### What the task asks
Report back each line of the data that contains the word "module".

### Material for this task
- - -

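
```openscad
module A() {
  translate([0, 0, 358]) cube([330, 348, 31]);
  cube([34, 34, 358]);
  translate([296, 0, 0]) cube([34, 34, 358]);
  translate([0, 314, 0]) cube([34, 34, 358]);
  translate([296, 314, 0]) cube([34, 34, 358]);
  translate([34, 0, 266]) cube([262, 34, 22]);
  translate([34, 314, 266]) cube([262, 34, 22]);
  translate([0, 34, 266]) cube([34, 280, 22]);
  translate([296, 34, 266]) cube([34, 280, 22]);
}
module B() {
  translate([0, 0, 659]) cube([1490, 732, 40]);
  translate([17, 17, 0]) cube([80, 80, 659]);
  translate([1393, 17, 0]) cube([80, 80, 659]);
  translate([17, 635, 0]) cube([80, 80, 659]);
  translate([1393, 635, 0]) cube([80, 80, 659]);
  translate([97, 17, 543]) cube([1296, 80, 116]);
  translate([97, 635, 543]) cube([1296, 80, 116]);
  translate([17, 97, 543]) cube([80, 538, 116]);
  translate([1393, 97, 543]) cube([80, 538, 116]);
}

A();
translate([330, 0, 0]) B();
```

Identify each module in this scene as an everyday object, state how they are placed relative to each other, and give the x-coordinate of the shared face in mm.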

- - -

### Reply to the task
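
module A() {
module B() {
Identify each module in this scene as an everyday object, state how they are placed relative to each other, and give the x-coordinate of the shared face in mm.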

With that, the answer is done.